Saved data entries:
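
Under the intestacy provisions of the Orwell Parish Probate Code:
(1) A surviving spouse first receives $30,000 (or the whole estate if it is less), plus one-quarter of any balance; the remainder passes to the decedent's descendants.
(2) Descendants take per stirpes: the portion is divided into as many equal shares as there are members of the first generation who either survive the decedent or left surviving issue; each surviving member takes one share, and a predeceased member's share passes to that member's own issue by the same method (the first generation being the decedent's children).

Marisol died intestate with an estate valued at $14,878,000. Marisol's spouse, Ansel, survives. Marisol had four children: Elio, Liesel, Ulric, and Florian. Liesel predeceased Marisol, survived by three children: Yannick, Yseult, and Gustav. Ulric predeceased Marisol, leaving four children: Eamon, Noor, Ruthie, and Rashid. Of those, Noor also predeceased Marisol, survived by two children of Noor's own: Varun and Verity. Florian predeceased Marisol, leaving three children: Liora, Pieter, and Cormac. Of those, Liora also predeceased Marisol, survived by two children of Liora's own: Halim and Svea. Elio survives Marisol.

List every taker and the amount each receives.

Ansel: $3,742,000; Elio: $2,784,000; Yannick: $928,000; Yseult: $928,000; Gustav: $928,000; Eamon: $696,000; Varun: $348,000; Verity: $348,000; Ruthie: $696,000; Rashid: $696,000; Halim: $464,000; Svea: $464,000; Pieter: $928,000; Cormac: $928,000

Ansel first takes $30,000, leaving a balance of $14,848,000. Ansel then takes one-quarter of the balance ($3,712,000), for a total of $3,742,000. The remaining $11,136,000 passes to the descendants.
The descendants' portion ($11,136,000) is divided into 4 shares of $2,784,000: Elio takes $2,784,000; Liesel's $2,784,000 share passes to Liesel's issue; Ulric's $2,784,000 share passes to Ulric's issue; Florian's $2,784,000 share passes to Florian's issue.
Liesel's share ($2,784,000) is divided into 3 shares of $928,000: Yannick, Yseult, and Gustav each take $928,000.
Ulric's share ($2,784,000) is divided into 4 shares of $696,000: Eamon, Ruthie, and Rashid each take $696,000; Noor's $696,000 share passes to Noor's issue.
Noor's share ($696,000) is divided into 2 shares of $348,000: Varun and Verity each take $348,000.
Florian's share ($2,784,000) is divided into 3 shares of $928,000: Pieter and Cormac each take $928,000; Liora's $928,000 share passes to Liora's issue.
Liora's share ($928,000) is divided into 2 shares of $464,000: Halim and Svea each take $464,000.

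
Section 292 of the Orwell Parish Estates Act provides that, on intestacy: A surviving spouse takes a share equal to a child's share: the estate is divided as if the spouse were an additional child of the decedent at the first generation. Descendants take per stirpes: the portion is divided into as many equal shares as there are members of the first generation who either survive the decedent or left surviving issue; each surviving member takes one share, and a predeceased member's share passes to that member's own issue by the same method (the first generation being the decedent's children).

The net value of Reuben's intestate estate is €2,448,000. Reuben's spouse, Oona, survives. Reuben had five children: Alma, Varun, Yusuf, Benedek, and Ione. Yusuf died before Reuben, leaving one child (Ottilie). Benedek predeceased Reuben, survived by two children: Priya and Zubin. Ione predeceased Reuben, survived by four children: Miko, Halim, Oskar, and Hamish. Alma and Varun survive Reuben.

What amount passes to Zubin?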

Assignment:
Write the entries out again exactly.

Final answer:
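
Under the intestacy provisions of the Orwell Parish Probate Code:
(1) A surviving spouse first receives $30,000 (or the whole estate if it is less), plus one-quarter of any balance; the remainder passes to the decedent's descendants.
(2) Descendants take per stirpes: the portion is divided into as many equal shares as there are members of the first generation who either survive the decedent or left surviving issue; each surviving member takes one share, and a predeceased member's share passes to that member's own issue by the same method (the first generation being the decedent's children).

Marisol died intestate with an estate valued at $14,878,000. Marisol's spouse, Ansel, survives. Marisol had four children: Elio, Liesel, Ulric, and Florian. Liesel predeceased Marisol, survived by three children: Yannick, Yseult, and Gustav. Ulric predeceased Marisol, leaving four children: Eamon, Noor, Ruthie, and Rashid. Of those, Noor also predeceased Marisol, survived by two children of Noor's own: Varun and Verity. Florian predeceased Marisol, leaving three children: Liora, Pieter, and Cormac. Of those, Liora also predeceased Marisol, survived by two children of Liora's own: Halim and Svea. Elio survives Marisol.

List every taker and the amount each receives.

Ansel: $3,742,000; Elio: $2,784,000; Yannick: $928,000; Yseult: $928,000; Gustav: $928,000; Eamon: $696,000; Varun: $348,000; Verity: $348,000; Ruthie: $696,000; Rashid: $696,000; Halim: $464,000; Svea: $464,000; Pieter: $928,000; Cormac: $928,000

Ansel first takes $30,000, leaving a balance of $14,848,000. Ansel then takes one-quarter of the balance ($3,712,000), for a total of $3,742,000. The remaining $11,136,000 passes to the descendants.
The descendants' portion ($11,136,000) is divided into 4 shares of $2,784,000: Elio takes $2,784,000; Liesel's $2,784,000 share passes to Liesel's issue; Ulric's $2,784,000 share passes to Ulric's issue; Florian's $2,784,000 share passes to Florian's issue.
Liesel's share ($2,784,000) is divided into 3 shares of $928,000: Yannick, Yseult, and Gustav each take $928,000.
Ulric's share ($2,784,000) is divided into 4 shares of $696,000: Eamon, Ruthie, and Rashid each take $696,000; Noor's $696,000 share passes to Noor's issue.
Noor's share ($696,000) is divided into 2 shares of $348,000: Varun and Verity each take $348,000.
Florian's share ($2,784,000) is divided into 3 shares of $928,000: Pieter and Cormac each take $928,000; Liora's $928,000 share passes to Liora's issue.
Liora's share ($928,000) is divided into 2 shares of $464,000: Halim and Svea each take $464,000.

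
Section 292 of the Orwell Parish Estates Act provides that, on intestacy: A surviving spouse takes a share equal to a child's share: the estate is divided as if the spouse were an additional child of the decedent at the first generation. Descendants take per stirpes: the portion is divided into as many equal shares as there are members of the first generation who either survive the decedent or left surviving issue; each surviving member takes one share, and a predeceased member's share passes to that member's own issue by the same method (the first generation being the decedent's children).

The net value of Reuben's intestate estate is €2,448,000. Reuben's spouse, Oona, survives. Reuben had five children: Alma, Varun, Yusuf, Benedek, and Ione. Yusuf died before Reuben, leaving one child (Ottilie). Benedek predeceased Reuben, survived by two children: Priya and Zubin. Ione predeceased Reuben, survived by four children: Miko, Halim, Oskar, and Hamish. Alma and Varun survive Reuben.

What amount passes to Zubin?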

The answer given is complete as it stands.